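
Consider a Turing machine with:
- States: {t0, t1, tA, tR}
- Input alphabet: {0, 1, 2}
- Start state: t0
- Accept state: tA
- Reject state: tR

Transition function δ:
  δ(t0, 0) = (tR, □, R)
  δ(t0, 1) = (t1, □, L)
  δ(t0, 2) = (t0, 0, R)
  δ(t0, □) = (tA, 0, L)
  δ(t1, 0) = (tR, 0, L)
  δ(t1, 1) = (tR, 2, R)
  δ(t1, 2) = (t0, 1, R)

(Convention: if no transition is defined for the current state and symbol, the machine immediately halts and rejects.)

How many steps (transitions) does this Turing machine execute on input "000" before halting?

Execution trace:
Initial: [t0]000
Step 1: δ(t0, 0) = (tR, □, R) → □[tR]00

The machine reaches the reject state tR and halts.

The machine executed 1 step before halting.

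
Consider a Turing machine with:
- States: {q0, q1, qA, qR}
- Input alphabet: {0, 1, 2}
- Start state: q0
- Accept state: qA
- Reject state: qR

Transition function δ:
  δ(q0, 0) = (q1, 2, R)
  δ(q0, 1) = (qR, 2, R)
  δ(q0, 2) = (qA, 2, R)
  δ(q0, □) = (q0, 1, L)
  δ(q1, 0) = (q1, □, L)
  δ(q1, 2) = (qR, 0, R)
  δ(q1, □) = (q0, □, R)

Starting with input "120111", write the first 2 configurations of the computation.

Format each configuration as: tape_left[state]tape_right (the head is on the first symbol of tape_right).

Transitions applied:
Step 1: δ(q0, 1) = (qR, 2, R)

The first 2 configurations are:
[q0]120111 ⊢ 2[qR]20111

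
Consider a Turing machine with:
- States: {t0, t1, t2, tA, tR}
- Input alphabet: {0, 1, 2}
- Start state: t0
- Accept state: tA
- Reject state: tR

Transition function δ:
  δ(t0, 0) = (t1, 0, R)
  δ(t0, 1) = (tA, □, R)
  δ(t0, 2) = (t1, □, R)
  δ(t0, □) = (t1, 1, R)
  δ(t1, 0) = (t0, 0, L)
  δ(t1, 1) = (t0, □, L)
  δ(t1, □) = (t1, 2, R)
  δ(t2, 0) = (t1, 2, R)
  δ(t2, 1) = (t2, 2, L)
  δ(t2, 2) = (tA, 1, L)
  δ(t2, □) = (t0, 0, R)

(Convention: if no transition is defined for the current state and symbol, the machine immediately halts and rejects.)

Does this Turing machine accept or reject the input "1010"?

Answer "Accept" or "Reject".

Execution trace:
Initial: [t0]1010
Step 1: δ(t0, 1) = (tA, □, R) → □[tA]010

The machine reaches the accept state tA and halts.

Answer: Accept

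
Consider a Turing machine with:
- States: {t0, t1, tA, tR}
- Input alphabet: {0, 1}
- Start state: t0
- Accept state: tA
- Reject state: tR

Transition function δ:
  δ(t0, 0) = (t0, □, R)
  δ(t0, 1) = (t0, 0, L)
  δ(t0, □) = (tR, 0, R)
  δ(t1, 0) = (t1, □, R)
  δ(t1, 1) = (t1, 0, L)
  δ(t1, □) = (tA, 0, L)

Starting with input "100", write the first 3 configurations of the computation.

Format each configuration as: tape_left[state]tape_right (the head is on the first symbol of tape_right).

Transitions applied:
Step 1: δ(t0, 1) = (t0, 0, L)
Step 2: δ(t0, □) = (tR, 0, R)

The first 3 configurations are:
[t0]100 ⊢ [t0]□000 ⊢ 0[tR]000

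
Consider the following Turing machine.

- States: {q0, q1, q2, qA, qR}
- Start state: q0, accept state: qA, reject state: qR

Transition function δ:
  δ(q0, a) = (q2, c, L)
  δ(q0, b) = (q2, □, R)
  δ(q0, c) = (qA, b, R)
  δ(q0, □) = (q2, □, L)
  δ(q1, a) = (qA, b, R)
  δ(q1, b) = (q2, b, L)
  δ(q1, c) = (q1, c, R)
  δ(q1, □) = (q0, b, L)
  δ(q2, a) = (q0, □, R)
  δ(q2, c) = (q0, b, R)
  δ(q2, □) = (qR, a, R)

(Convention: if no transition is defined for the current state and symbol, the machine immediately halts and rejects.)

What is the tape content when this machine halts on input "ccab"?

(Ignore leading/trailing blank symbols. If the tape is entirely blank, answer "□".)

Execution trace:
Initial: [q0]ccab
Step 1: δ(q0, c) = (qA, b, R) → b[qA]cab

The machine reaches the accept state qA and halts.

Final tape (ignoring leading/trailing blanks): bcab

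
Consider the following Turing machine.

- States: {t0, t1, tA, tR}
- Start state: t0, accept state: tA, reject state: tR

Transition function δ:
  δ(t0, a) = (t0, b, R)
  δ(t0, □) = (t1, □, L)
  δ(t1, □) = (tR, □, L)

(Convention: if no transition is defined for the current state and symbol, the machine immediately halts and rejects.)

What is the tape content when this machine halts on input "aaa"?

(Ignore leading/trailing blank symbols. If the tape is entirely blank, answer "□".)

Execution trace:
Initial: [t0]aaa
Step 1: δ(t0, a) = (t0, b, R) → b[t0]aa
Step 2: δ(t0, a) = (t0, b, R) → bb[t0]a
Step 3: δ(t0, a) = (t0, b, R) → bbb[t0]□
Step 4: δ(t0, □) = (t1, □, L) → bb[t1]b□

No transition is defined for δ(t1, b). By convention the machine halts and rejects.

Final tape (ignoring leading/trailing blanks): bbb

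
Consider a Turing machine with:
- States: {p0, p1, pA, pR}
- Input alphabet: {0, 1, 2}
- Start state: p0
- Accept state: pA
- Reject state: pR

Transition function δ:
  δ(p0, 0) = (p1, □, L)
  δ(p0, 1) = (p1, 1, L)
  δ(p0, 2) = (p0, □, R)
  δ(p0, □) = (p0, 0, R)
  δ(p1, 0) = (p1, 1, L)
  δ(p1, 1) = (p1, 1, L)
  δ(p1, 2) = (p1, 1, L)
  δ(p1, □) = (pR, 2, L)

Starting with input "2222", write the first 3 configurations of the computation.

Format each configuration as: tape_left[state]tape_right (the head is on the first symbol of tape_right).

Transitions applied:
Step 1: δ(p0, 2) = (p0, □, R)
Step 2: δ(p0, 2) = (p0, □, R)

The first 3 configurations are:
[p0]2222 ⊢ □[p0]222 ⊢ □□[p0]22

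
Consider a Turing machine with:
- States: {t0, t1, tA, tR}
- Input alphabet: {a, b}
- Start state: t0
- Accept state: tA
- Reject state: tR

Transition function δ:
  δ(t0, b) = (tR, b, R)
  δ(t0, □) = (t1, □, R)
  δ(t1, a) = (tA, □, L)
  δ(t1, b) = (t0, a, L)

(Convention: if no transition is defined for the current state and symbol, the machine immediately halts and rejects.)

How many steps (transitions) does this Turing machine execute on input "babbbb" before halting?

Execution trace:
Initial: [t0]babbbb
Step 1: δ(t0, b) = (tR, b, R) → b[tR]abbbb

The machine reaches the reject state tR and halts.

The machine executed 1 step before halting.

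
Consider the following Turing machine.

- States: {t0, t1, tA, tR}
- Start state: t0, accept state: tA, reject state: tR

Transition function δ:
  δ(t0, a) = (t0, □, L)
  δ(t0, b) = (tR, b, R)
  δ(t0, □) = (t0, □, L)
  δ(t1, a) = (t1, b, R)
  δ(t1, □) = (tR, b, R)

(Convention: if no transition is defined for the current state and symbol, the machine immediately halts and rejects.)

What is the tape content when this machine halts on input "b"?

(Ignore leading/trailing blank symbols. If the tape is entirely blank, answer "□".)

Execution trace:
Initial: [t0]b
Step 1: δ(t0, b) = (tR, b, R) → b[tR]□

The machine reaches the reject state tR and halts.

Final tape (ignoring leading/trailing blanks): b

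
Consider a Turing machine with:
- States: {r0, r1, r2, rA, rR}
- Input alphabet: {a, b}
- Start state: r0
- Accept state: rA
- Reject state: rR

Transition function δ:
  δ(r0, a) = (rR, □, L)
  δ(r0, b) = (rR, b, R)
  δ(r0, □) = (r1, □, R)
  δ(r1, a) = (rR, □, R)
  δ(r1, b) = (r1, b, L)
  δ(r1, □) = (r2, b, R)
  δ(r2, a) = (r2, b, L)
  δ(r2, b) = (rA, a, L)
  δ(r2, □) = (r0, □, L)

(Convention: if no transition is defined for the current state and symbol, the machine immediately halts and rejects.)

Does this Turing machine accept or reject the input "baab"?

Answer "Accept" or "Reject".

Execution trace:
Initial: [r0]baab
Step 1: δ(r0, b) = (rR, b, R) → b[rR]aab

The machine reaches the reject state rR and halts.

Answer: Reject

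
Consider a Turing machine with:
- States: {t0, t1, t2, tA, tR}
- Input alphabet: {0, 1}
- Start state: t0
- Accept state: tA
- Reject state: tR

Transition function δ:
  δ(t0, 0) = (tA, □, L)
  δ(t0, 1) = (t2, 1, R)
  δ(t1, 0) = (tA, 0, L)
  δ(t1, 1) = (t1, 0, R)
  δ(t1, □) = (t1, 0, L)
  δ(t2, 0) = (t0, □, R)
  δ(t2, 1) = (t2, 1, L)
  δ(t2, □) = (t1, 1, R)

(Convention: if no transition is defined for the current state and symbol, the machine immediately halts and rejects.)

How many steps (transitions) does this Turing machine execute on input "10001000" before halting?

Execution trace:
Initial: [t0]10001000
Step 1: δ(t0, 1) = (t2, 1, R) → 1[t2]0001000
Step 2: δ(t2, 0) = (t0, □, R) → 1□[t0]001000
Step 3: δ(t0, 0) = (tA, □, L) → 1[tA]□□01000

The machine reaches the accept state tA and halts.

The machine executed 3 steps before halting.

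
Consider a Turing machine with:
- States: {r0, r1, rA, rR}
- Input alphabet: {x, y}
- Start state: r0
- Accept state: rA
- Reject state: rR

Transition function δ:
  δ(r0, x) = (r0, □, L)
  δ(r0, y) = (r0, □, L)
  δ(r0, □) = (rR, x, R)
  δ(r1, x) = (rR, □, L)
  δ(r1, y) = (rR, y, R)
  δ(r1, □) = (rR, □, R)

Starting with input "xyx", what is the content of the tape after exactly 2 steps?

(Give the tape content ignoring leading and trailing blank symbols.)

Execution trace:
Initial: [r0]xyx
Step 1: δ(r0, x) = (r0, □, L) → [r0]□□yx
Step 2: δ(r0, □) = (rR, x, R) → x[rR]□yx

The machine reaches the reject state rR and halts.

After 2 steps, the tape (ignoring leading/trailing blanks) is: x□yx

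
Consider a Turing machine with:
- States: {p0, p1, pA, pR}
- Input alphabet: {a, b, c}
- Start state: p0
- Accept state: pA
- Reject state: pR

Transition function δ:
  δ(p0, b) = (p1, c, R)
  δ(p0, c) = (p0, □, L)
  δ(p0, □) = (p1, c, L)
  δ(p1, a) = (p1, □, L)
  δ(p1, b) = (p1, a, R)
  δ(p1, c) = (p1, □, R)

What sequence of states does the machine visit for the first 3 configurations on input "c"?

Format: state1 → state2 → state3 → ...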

##########

Your answer should be the exact lines above from the one with "δ(p1, □) = (pR, 2, L)" through the one with "δ(t1, □) = (tR, b, R)", both included, and nothing besides.

### Task answer
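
  δ(p1, □) = (pR, 2, L)

Starting with input "2222", write the first 3 configurations of the computation.

Format each configuration as: tape_left[state]tape_right (the head is on the first symbol of tape_right).

Transitions applied:
Step 1: δ(p0, 2) = (p0, □, R)
Step 2: δ(p0, 2) = (p0, □, R)

The first 3 configurations are:
[p0]2222 ⊢ □[p0]222 ⊢ □□[p0]22

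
Consider a Turing machine with:
- States: {t0, t1, tA, tR}
- Input alphabet: {a, b}
- Start state: t0
- Accept state: tA
- Reject state: tR

Transition function δ:
  δ(t0, b) = (tR, b, R)
  δ(t0, □) = (t1, □, R)
  δ(t1, a) = (tA, □, L)
  δ(t1, b) = (t0, a, L)

(Convention: if no transition is defined for the current state and symbol, the machine immediately halts and rejects.)

How many steps (transitions) does this Turing machine execute on input "babbbb" before halting?

Execution trace:
Initial: [t0]babbbb
Step 1: δ(t0, b) = (tR, b, R) → b[tR]abbbb

The machine reaches the reject state tR and halts.

The machine executed 1 step before halting.

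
Consider the following Turing machine.

- States: {t0, t1, tA, tR}
- Start state: t0, accept state: tA, reject state: tR

Transition function δ:
  δ(t0, a) = (t0, □, L)
  δ(t0, b) = (tR, b, R)
  δ(t0, □) = (t0, □, L)
  δ(t1, a) = (t1, b, R)
  δ(t1, □) = (tR, b, R)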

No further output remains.